== EXERCISE OBJECTIVE ==
Write out each line of the records that has "batch" in it.

Collected data
• • •

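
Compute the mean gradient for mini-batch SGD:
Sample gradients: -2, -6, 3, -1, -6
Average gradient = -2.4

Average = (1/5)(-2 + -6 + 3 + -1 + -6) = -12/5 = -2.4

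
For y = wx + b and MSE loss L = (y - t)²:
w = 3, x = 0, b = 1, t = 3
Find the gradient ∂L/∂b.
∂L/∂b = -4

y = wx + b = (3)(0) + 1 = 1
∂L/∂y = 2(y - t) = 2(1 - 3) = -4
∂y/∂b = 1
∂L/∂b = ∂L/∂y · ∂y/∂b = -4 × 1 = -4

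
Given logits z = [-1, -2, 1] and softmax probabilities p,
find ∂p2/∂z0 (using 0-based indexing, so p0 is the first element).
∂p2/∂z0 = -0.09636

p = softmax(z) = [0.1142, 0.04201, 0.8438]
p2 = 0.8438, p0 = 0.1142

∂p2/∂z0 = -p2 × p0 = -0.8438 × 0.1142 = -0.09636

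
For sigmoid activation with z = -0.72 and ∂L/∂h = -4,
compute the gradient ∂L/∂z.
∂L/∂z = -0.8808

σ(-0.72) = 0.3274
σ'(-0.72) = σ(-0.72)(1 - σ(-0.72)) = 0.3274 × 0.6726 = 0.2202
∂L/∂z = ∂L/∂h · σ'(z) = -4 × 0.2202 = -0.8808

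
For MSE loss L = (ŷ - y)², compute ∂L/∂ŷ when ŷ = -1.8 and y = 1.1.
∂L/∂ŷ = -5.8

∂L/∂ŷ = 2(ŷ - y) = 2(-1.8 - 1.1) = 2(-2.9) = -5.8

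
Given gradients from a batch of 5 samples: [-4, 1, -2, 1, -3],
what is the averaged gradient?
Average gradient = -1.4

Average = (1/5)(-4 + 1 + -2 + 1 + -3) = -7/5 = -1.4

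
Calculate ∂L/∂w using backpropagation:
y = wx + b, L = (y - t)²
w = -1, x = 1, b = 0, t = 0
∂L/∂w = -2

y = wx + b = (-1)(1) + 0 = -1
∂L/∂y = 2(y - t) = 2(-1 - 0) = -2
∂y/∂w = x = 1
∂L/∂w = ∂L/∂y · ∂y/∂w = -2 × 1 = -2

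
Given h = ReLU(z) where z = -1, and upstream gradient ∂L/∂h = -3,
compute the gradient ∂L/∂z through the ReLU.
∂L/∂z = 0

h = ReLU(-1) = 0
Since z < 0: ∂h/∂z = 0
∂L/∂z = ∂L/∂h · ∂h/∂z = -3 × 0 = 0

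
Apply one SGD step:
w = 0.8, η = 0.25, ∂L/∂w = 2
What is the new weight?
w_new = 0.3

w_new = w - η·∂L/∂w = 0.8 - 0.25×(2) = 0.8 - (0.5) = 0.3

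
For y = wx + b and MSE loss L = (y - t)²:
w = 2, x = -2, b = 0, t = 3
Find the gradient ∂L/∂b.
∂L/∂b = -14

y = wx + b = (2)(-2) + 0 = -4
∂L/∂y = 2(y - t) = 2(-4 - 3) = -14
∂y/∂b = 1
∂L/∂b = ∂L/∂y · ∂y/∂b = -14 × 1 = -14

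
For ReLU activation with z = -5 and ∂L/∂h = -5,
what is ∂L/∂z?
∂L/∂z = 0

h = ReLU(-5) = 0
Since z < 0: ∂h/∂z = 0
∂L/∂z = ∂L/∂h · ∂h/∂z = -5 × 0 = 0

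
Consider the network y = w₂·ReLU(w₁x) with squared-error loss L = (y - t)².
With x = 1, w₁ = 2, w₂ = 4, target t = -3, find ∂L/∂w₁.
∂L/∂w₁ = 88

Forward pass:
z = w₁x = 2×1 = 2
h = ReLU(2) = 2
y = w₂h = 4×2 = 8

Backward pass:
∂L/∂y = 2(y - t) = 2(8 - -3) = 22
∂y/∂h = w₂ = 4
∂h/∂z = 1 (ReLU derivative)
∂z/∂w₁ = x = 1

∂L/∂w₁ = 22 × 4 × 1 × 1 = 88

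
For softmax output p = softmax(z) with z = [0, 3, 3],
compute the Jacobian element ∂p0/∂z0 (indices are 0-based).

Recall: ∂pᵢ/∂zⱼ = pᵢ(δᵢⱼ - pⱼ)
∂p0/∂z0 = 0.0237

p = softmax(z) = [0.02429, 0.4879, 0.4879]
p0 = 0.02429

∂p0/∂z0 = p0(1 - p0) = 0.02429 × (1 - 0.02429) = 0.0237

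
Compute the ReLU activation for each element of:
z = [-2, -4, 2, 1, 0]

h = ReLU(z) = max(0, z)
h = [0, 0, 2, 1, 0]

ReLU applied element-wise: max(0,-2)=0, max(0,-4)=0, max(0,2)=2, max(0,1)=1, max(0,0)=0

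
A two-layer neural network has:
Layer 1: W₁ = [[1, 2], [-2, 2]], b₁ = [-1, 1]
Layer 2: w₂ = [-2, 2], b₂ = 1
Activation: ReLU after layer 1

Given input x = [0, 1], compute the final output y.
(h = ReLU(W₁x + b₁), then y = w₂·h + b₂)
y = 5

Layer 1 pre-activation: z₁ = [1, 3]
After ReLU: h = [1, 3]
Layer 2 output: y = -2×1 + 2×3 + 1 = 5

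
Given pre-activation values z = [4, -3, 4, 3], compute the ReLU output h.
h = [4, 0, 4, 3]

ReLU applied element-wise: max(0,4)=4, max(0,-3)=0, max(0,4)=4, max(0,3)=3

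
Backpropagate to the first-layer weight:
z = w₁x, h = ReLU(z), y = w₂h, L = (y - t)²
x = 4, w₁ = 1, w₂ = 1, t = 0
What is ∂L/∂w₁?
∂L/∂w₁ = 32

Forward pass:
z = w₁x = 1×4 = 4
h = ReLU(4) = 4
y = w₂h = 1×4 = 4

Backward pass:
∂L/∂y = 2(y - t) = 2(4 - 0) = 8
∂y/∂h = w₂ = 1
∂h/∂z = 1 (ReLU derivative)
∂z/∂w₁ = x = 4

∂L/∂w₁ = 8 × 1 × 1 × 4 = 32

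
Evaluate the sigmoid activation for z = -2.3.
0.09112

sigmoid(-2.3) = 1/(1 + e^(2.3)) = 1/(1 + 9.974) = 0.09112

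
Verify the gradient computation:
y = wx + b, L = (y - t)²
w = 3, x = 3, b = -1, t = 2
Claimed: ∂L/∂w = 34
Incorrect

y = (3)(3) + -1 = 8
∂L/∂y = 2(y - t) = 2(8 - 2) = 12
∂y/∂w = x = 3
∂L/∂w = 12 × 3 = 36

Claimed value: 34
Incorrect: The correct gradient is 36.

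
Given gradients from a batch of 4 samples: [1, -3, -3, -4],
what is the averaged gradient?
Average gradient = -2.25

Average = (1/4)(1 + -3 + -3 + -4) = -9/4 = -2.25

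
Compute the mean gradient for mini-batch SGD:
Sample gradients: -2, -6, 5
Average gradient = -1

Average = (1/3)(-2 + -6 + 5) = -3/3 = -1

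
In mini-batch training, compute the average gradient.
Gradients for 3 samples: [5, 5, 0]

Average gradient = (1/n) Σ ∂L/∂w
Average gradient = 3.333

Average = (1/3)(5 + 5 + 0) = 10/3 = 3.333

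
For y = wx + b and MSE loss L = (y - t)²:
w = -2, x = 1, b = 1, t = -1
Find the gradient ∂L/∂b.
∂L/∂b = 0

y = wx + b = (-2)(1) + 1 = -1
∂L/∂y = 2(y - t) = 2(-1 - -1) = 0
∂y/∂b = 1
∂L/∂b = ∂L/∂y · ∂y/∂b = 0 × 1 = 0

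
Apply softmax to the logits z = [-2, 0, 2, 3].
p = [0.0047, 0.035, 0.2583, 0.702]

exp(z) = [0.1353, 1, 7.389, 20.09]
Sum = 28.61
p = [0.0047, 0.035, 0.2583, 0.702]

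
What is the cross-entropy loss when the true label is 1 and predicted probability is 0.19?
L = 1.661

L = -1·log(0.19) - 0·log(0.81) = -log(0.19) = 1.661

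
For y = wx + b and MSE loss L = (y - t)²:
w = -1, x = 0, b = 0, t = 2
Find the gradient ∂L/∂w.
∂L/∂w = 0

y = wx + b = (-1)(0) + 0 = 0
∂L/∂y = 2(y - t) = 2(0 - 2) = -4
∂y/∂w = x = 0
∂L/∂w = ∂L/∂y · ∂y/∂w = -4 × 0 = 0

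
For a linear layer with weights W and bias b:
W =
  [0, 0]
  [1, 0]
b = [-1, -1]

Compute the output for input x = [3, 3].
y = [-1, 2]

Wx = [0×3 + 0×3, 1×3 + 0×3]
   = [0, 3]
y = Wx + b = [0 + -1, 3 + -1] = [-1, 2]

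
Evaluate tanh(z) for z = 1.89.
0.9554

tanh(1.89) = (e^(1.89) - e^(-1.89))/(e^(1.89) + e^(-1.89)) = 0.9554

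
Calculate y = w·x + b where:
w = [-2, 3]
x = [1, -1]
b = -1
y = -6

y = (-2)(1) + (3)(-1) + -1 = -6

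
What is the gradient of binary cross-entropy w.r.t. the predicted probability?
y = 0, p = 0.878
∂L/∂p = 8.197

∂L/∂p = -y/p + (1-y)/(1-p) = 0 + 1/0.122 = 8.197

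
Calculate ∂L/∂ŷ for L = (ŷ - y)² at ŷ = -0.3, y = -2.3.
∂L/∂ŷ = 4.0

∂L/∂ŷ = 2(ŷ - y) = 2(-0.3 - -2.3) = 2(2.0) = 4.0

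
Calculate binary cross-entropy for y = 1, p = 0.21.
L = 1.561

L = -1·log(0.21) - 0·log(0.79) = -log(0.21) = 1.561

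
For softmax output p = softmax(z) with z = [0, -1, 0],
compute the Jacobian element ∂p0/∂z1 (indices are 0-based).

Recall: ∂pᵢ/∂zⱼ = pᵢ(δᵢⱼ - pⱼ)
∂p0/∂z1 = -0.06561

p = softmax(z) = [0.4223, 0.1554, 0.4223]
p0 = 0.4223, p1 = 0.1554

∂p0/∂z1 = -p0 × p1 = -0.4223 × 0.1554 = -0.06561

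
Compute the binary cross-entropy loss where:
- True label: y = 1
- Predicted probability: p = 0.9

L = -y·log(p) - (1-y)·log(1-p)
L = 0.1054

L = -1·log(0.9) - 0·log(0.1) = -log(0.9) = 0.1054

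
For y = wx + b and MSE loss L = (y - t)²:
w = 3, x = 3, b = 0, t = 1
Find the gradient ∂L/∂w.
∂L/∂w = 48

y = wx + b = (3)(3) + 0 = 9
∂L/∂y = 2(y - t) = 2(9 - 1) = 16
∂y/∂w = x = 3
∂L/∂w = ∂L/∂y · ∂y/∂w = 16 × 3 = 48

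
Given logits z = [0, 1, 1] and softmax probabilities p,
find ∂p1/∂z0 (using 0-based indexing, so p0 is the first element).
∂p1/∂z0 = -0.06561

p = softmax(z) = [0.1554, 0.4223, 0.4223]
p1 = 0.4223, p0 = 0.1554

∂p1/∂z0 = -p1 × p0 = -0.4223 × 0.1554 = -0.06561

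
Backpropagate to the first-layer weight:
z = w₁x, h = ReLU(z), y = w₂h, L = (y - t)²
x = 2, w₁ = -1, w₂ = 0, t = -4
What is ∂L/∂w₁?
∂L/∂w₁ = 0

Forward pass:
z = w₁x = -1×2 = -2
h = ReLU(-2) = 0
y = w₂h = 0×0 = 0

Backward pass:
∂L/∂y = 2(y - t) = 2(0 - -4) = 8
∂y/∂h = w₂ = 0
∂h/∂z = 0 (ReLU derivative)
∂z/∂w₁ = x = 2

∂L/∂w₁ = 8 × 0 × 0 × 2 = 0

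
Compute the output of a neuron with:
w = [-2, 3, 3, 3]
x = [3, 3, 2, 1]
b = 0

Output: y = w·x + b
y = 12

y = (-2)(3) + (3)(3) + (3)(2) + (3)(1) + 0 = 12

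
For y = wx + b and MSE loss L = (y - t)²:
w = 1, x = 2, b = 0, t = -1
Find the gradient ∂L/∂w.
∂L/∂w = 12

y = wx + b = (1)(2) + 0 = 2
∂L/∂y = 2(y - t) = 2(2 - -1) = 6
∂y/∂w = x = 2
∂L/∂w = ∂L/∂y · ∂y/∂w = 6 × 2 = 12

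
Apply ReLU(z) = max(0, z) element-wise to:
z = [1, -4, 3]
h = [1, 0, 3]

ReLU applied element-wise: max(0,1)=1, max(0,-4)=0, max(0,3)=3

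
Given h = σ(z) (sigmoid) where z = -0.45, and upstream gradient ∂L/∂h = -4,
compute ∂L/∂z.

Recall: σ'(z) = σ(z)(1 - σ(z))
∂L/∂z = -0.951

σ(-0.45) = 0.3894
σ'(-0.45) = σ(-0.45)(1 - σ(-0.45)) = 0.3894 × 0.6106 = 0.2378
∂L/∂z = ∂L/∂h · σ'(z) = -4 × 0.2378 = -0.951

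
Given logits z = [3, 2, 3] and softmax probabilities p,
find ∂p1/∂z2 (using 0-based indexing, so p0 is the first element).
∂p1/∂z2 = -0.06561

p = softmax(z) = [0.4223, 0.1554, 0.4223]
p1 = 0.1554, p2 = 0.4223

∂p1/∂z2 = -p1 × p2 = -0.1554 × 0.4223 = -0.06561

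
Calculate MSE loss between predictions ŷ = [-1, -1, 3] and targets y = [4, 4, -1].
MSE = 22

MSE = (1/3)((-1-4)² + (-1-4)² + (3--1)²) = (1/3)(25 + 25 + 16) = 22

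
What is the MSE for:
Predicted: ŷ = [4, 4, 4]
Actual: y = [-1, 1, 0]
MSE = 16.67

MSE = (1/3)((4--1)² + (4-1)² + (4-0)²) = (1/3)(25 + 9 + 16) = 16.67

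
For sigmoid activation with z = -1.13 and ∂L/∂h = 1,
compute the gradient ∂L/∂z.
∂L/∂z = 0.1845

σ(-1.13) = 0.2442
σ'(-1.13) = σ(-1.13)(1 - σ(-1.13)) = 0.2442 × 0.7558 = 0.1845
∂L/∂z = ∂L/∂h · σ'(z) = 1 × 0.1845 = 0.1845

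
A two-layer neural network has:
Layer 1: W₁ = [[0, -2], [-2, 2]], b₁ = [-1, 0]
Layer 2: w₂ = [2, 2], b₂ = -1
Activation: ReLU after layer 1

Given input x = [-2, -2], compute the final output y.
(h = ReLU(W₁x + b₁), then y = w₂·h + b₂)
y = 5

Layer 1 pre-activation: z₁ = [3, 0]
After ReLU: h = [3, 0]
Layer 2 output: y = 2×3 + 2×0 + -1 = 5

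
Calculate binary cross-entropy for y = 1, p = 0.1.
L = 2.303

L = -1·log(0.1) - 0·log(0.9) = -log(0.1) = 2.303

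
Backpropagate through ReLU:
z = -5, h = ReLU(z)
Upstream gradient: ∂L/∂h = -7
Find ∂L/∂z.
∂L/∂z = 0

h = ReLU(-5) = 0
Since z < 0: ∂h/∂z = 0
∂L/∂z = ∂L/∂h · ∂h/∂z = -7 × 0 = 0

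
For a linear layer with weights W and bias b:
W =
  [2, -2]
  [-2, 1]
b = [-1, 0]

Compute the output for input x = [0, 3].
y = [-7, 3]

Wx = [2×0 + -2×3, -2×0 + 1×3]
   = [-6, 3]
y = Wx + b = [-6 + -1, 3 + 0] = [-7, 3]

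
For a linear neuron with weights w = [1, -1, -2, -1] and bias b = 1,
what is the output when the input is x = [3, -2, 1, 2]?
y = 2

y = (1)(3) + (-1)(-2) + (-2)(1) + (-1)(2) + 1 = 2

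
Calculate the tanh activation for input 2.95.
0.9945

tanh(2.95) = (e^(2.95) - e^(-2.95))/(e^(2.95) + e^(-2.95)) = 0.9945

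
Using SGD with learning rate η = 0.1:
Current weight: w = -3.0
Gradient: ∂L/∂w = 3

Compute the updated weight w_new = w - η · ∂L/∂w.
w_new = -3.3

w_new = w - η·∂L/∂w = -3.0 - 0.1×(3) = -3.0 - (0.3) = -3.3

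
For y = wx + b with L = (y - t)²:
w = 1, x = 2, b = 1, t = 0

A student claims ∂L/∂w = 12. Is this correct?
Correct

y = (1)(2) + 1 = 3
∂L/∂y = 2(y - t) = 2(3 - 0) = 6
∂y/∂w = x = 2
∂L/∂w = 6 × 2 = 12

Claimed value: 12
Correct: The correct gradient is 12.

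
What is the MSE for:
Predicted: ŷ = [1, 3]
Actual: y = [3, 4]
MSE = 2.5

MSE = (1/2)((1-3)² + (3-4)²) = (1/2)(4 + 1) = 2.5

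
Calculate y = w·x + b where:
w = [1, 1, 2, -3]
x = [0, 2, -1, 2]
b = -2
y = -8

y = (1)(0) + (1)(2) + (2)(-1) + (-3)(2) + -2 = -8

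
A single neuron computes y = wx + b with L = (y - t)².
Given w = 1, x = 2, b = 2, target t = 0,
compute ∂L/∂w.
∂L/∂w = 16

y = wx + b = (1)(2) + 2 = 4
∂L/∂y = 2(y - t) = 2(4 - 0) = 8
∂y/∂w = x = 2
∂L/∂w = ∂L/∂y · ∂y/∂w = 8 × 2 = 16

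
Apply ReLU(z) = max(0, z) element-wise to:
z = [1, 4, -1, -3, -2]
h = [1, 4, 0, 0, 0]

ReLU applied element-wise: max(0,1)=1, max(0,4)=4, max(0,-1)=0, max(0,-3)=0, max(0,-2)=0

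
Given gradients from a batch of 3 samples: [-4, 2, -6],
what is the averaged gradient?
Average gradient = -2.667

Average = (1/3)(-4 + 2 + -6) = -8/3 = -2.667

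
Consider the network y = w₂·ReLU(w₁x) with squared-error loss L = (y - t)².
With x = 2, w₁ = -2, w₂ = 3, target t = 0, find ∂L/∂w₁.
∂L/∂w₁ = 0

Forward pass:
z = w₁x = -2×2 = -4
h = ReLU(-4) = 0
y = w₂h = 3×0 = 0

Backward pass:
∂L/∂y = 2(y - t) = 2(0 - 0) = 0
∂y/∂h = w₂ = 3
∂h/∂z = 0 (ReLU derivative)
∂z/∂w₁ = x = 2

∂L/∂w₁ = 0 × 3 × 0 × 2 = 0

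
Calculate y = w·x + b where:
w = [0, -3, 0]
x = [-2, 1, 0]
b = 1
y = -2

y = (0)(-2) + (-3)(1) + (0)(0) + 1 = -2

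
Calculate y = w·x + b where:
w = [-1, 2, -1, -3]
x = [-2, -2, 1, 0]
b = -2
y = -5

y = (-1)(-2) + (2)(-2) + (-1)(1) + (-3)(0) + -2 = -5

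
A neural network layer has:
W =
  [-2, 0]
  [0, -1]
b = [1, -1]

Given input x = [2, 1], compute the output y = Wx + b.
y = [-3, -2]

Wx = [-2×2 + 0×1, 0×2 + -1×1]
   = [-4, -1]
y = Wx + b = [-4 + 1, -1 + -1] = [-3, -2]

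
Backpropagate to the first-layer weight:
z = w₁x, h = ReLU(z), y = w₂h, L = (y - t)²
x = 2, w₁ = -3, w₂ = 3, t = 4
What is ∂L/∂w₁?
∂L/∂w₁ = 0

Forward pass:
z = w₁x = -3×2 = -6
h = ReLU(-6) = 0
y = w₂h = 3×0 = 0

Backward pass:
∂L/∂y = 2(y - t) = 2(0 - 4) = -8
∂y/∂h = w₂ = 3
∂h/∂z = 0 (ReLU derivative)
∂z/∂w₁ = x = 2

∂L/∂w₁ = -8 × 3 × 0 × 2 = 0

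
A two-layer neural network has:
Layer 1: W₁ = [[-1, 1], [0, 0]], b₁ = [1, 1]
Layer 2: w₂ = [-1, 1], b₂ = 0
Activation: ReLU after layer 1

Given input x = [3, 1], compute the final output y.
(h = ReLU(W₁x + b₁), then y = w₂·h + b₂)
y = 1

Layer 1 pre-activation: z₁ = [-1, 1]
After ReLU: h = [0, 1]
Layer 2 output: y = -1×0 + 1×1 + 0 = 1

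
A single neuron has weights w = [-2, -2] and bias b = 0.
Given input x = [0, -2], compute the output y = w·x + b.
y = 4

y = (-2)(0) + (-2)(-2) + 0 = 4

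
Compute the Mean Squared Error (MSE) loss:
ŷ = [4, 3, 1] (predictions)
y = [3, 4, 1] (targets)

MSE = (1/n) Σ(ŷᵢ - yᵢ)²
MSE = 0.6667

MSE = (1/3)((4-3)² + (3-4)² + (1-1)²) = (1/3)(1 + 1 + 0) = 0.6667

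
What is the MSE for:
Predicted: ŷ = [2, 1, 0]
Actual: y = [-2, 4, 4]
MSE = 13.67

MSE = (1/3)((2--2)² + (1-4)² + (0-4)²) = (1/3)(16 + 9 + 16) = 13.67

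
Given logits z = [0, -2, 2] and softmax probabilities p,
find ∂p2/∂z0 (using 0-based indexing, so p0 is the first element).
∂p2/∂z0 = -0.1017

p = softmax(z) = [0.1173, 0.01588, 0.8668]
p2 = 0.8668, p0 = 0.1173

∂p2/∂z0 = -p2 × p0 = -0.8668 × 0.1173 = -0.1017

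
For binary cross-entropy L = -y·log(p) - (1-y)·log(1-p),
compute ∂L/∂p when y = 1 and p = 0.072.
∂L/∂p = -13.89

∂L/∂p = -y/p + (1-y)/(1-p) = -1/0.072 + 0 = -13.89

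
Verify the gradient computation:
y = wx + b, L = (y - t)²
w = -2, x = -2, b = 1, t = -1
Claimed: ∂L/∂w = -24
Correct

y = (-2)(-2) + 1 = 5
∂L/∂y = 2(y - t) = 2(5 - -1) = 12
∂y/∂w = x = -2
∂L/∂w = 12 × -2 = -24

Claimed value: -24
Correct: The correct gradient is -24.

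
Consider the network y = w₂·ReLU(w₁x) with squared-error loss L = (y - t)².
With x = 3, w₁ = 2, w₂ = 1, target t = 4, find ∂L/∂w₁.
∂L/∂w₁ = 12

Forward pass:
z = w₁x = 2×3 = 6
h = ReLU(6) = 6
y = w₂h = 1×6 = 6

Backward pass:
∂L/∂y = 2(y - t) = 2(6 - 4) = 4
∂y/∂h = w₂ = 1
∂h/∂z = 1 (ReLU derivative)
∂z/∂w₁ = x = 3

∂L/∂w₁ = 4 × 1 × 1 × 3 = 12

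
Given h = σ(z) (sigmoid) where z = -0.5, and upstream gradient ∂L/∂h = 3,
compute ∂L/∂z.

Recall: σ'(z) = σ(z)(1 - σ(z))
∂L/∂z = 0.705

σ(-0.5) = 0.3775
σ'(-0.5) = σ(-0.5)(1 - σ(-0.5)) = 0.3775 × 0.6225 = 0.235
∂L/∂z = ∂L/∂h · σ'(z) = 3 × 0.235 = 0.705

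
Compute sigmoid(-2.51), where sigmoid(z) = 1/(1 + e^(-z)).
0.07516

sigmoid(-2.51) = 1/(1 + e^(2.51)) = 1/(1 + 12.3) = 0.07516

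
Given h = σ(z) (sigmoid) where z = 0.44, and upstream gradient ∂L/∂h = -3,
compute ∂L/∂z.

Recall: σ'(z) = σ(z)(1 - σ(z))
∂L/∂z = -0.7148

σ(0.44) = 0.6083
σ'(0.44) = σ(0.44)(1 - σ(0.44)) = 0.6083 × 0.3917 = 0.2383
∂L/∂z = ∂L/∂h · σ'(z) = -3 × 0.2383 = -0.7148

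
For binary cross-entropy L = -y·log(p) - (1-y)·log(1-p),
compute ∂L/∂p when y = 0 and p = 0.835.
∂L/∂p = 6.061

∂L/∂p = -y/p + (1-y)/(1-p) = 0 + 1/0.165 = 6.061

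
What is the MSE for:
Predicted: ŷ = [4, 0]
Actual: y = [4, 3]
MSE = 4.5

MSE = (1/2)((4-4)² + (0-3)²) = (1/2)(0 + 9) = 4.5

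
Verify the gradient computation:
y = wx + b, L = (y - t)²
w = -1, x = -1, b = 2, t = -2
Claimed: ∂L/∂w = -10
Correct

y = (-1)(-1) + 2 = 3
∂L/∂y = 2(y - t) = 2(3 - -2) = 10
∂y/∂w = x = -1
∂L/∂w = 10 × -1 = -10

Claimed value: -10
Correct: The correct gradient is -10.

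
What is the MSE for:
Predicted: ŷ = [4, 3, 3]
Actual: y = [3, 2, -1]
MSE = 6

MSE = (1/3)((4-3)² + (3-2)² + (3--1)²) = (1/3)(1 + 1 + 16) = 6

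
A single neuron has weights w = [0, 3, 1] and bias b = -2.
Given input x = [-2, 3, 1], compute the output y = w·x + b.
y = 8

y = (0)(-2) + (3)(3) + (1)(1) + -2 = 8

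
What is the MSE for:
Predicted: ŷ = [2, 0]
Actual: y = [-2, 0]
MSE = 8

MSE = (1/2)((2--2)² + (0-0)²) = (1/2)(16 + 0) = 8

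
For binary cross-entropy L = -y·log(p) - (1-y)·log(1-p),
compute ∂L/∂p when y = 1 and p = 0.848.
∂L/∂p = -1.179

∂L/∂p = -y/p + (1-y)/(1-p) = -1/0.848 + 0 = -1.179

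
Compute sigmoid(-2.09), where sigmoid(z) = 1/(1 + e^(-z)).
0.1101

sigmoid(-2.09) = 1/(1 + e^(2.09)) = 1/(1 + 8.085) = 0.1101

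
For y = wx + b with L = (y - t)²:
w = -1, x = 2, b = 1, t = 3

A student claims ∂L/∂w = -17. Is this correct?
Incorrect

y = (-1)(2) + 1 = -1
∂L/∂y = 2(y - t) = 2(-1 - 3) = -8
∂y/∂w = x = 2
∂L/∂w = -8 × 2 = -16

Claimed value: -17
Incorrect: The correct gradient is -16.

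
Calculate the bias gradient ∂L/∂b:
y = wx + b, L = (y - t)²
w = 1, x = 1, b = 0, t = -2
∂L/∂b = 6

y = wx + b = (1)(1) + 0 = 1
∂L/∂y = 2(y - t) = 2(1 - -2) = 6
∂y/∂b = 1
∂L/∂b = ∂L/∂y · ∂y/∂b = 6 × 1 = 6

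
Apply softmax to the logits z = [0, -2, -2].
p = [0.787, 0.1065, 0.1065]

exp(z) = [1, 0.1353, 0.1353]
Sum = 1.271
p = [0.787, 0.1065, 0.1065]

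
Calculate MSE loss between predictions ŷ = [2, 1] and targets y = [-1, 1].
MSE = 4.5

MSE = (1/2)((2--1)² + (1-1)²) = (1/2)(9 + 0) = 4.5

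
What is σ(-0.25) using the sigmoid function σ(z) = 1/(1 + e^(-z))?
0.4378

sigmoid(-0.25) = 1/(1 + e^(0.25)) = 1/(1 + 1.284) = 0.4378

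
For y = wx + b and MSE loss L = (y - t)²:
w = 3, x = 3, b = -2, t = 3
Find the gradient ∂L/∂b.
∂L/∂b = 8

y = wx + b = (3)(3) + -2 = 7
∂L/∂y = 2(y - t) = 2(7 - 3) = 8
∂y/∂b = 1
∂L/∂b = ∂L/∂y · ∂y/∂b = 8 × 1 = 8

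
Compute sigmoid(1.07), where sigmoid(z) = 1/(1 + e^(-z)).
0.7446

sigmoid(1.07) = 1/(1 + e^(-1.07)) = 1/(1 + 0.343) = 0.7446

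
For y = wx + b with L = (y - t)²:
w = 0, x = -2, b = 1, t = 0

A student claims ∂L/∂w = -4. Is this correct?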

• • •

== RESULT OF THE TASK ==
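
Compute the mean gradient for mini-batch SGD:
Given gradients from a batch of 5 samples: [-4, 1, -2, 1, -3],
Given gradients from a batch of 4 samples: [1, -3, -3, -4],
Compute the mean gradient for mini-batch SGD:
In mini-batch training, compute the average gradient.
Given gradients from a batch of 3 samples: [-4, 2, -6],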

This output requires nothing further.